Assignment: Copy each line of the data beneath in which the word "function" appears.

Extracted records:
-- -- --

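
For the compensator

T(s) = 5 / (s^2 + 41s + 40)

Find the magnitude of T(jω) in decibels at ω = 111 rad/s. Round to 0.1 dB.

Substitute s = j111:
Numerator: 5 = 5 + j0
Denominator: (j111)^2 + 41(j111) + 40 = -12281 + j4551
|N| = √(5² + 0²) ≈ 5, ∠N ≈ 0.00°
|D| = √(12281² + 4551²) ≈ 13097, ∠D ≈ 159.67°
|T| = 5 / 13097 ≈ 0.00038177
Gain = 20 log₁₀(0.00038177) ≈ -68.36 dB

-68.4 dB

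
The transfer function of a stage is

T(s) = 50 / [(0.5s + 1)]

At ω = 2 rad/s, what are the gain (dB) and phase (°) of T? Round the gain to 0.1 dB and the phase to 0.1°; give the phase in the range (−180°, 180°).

31.0 dB, -45.0°

At ω = 2 rad/s:
pole (1 + j2·0.5) = 1 + j1 → |·| ≈ 1.4142, ∠ ≈ 45.00°
|T| = 50 · 1 / (1.4142) ≈ 35.356
Gain = 20 log₁₀(35.356) ≈ 30.97 dB
∠T = (0°) − (45.00°) = -45.00°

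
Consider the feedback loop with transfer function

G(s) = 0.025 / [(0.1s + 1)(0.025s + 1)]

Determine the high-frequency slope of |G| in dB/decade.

Each pole contributes −20 dB/decade at high frequency; each zero contributes +20 dB/decade.
Net: 0 zero(s) − 2 pole(s) → -40 dB/decade.

-40 dB/decade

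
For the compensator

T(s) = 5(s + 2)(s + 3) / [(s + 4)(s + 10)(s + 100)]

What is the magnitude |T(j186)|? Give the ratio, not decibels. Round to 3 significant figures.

At s = jω = j186:
zero (s+2): 2 + j186 → |·| = √(2²+186²) = √34600 ≈ 186.01, ∠ = arctan(186/2) ≈ 89.38°
zero (s+3): 3 + j186 → |·| = √(3²+186²) = √34605 ≈ 186.02, ∠ = arctan(186/3) ≈ 89.08°
pole (s+4): 4 + j186 → |·| = √(4²+186²) = √34612 ≈ 186.04, ∠ = arctan(186/4) ≈ 88.77°
pole (s+10): 10 + j186 → |·| = √(10²+186²) = √34696 ≈ 186.27, ∠ = arctan(186/10) ≈ 86.92°
pole (s+100): 100 + j186 → |·| = √(100²+186²) = √44596 ≈ 211.18, ∠ = arctan(186/100) ≈ 61.74°
|T| = 5 · 34602 / 7.3182e+06 ≈ 0.023641

0.0236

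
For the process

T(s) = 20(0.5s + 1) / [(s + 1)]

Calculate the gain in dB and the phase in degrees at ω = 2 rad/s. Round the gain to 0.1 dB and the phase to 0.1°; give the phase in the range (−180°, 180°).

22.0 dB, -18.4°

At ω = 2 rad/s:
zero (1 + j2·0.5) = 1 + j1 → |·| ≈ 1.4142, ∠ ≈ 45.00°
pole (1 + j2·1) = 1 + j2 → |·| ≈ 2.2361, ∠ ≈ 63.43°
|T| = 20 · 1.4142 / (2.2361) ≈ 12.649
Gain = 20 log₁₀(12.649) ≈ 22.04 dB
∠T = (45.00°) − (63.43°) = -18.43°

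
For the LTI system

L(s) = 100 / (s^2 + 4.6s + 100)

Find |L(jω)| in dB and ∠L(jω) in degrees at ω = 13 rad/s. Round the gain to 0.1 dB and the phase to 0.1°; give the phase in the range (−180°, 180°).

At s = jω = j13:
quadratic: (j13)² + 4.6·j13 + 100 = -69 + j59.8 → |·| ≈ 91.307, ∠ ≈ 139.09°
|L| = 100 / 91.307 ≈ 1.0952
Gain = 20 log₁₀(1.0952) ≈ 0.79 dB
∠L = 0.00° − 139.09° = -139.09°

0.8 dB, -139.1°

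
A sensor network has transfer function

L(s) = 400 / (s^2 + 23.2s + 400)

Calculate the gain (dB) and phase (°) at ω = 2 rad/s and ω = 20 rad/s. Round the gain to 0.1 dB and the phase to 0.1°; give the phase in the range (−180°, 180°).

ω = 2: 0.0 dB, -6.7°; ω = 20: -1.3 dB, -90.0°

At s = jω = j2:
quadratic: (j2)² + 23.2·j2 + 400 = 396 + j46.4 → |·| ≈ 398.71, ∠ ≈ 6.68°
|L| = 400 / 398.71 ≈ 1.0032
Gain = 20 log₁₀(1.0032) ≈ 0.03 dB
∠L = 0.00° − 6.68° = -6.68°

At s = jω = j20:
quadratic: (j20)² + 23.2·j20 + 400 = 0 + j464 → |·| ≈ 464, ∠ ≈ 90.00°
|L| = 400 / 464 ≈ 0.86207
Gain = 20 log₁₀(0.86207) ≈ -1.29 dB
∠L = 0.00° − 90.00° = -90.00°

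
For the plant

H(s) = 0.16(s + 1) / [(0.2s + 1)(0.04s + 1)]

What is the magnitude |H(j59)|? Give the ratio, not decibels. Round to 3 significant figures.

At ω = 59 rad/s:
zero (1 + j59·1) = 1 + j59 → |·| ≈ 59.008, ∠ ≈ 89.03°
pole (1 + j59·0.2) = 1 + j11.8 → |·| ≈ 11.842, ∠ ≈ 85.16°
pole (1 + j59·0.04) = 1 + j2.36 → |·| ≈ 2.5631, ∠ ≈ 67.04°
|H| = 0.16 · 59.008 / (11.842 · 2.5631) ≈ 0.31106

0.311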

-- -- --

Response to this task:
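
The transfer function of a stage is
Consider the feedback loop with transfer function
A sensor network has transfer function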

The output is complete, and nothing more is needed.